**EXERCISE MATERIAL**:
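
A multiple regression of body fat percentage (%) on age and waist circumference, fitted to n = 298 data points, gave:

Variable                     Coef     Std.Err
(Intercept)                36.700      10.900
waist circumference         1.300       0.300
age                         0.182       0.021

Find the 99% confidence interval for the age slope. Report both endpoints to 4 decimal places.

(0.1276, 0.2364)

Read off: b = 0.182, SE = 0.021 for age.
df = n − k − 1 = 298 − 2 − 1 = 295.
t* = t_{0.005, 295} = 2.592598.
Margin = t* × SE = 2.592598 × 0.021 = 0.054445.
CI: 0.182 ± 0.054445 → (0.1276, 0.2364).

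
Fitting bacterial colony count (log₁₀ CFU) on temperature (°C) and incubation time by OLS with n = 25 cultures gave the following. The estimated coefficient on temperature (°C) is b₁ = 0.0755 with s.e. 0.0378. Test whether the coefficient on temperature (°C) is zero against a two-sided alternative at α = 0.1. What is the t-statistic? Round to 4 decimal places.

t = 1.9974

H₀: β₁ = 0 vs H₁: β₁ ≠ 0.
t = (b₁ − β₁⁰)/SE = 0.0755 / 0.0378 = 1.9974.
df = n − k − 1 = 25 − 2 − 1 = 22.
Two-sided p ≈ 0.0583, which is < 0.1, so reject H₀.
There is evidence that temperature (°C) is associated with bacterial colony count, holding the other predictors fixed.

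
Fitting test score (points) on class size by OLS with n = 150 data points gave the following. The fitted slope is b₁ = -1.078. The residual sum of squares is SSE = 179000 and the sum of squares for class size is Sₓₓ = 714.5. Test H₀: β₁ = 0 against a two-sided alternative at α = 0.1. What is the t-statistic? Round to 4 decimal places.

MSE = SSE/(n − 2) = 179000/148 = 1209.46.
SE(b₁) = √(MSE/Sₓₓ) = √(1209.46/714.5) = 1.30105.
t = -1.078 / 1.30105 = -0.8286.
df = n − 2 = 148.
Two-sided p ≈ 0.4087, which is ≥ 0.1, so fail to reject H₀.
The data do not give significant evidence of an association between class size and test score.

t = -0.8286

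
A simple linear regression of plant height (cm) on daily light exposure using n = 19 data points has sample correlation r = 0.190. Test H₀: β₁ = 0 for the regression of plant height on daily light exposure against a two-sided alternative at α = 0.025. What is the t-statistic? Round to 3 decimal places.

t = 0.798

t = r·√(n − 2)/√(1 − r²) = 0.190·√17/√0.9639 = 0.798.
df = n − 2 = 17.
Two-sided p ≈ 0.4359, which is ≥ 0.025, so fail to reject H₀.
The data do not give significant evidence of a linear association between daily light exposure and plant height.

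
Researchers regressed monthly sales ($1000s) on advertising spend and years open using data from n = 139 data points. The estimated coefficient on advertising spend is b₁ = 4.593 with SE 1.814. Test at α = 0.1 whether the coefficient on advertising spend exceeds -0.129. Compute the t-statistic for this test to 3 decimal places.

H₀: β₁ = -0.129 vs H₁: β₁ > -0.129.
t = (b₁ − β₁⁰)/SE = (4.593 − (-0.129)) / 1.814 = 2.603.
df = n − k − 1 = 139 − 2 − 1 = 136.
One-sided p ≈ 0.0051, which is < 0.1, so reject H₀.
There is evidence that the true slope on advertising spend exceeds -0.129 $1000s per unit, holding the other predictors fixed.

t = 2.603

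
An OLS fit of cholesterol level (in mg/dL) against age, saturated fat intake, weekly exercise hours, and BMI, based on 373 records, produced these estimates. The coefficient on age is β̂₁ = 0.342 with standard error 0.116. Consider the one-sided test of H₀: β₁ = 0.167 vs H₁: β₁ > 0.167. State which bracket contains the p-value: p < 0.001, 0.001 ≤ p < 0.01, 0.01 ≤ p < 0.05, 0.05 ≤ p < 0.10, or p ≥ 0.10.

0.05 ≤ p < 0.10

t = (0.342 − 0.167) / 0.116 = 1.509.
df = n − k − 1 = 373 − 4 − 1 = 368.
One-sided p = P(T_{368} > t) ≈ 0.0661.
So 0.05 ≤ p < 0.10.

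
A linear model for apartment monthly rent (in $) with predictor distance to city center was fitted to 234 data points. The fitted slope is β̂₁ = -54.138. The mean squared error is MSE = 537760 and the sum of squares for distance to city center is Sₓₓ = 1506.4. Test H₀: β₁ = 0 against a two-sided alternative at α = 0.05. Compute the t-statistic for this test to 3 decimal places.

SE(β̂₁) = √(MSE/Sₓₓ) = √(537760/1506.4) = 18.894.
t = -54.138 / 18.894 = -2.865.
df = n − 2 = 232.
Two-sided p ≈ 0.0045, which is < 0.05, so reject H₀.
There is evidence that distance to city center is associated with apartment monthly rent.

t = -2.865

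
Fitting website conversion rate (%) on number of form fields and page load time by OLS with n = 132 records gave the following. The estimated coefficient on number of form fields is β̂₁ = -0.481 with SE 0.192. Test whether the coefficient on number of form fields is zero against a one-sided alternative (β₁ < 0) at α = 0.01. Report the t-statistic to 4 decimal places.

t = -2.5052

H₀: β₁ = 0 vs H₁: β₁ < 0.
t = (β̂₁ − β₁⁰)/SE = -0.481 / 0.192 = -2.5052.
df = n − k − 1 = 132 − 2 − 1 = 129.
One-sided p ≈ 0.0067, which is < 0.01, so reject H₀.
There is evidence that the true slope on number of form fields is negative, holding the other predictors fixed.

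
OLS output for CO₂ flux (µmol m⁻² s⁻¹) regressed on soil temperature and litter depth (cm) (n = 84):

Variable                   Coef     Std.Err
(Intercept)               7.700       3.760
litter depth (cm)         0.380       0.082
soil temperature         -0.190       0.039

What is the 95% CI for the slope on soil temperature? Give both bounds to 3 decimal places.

(-0.268, -0.112)

Read off: b = -0.190, SE = 0.039 for soil temperature.
df = n − k − 1 = 84 − 2 − 1 = 81.
t* = t_{0.025, 81} = 1.989686.
Margin = t* × SE = 1.989686 × 0.039 = 0.07760.
CI: -0.190 ± 0.07760 → (-0.268, -0.112).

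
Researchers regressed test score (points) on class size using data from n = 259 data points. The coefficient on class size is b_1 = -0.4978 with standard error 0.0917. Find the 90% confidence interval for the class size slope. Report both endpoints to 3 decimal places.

(-0.649, -0.346)

df = n − 2 = 259 − 2 = 257.
t* = t_{0.05, 257} = 1.650804.
Margin = t* × SE = 1.650804 × 0.0917 = 0.15138.
CI: -0.4978 ± 0.15138 → (-0.649, -0.346).
With 90% confidence, each one-unit increase in class size is associated with a change of between -0.649 and -0.346 points in test score.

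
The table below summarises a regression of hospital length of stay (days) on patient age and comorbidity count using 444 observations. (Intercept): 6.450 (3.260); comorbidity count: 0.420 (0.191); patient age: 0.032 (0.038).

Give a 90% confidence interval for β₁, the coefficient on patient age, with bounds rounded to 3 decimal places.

(-0.031, 0.095)

Read off: b = 0.032, SE = 0.038 for patient age.
df = n − k − 1 = 444 − 2 − 1 = 441.
t* = t_{0.05, 441} = 1.648316.
Margin = t* × SE = 1.648316 × 0.038 = 0.06264.
CI: 0.032 ± 0.06264 → (-0.031, 0.095).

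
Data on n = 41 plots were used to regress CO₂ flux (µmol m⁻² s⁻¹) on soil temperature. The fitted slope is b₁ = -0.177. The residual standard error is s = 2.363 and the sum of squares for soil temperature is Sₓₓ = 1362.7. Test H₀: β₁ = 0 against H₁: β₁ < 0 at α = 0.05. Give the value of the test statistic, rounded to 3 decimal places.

SE(b₁) = s/√Sₓₓ = 2.363/√1362.7 = 0.0640123.
t = -0.177 / 0.0640123 = -2.765.
df = n − 2 = 39.
One-sided p ≈ 0.0043, which is < 0.05, so reject H₀.
There is evidence that the true slope on soil temperature is negative.

t = -2.765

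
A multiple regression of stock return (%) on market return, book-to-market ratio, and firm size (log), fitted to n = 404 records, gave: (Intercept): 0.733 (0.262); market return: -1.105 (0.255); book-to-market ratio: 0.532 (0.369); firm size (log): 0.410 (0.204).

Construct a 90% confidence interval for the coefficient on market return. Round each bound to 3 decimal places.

Read off: b = -1.105, SE = 0.255 for market return.
df = n − k − 1 = 404 − 3 − 1 = 400.
t* = t_{0.05, 400} = 1.648672.
Margin = t* × SE = 1.648672 × 0.255 = 0.42041.
CI: -1.105 ± 0.42041 → (-1.525, -0.685).

(-1.525, -0.685)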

**EXERCISE AIM**:
Scan the material above for the string "waist". Copy each line that holds it.

**THE COMPLETED TASK**:
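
A multiple regression of body fat percentage (%) on age and waist circumference, fitted to n = 298 data points, gave:
waist circumference         1.300       0.300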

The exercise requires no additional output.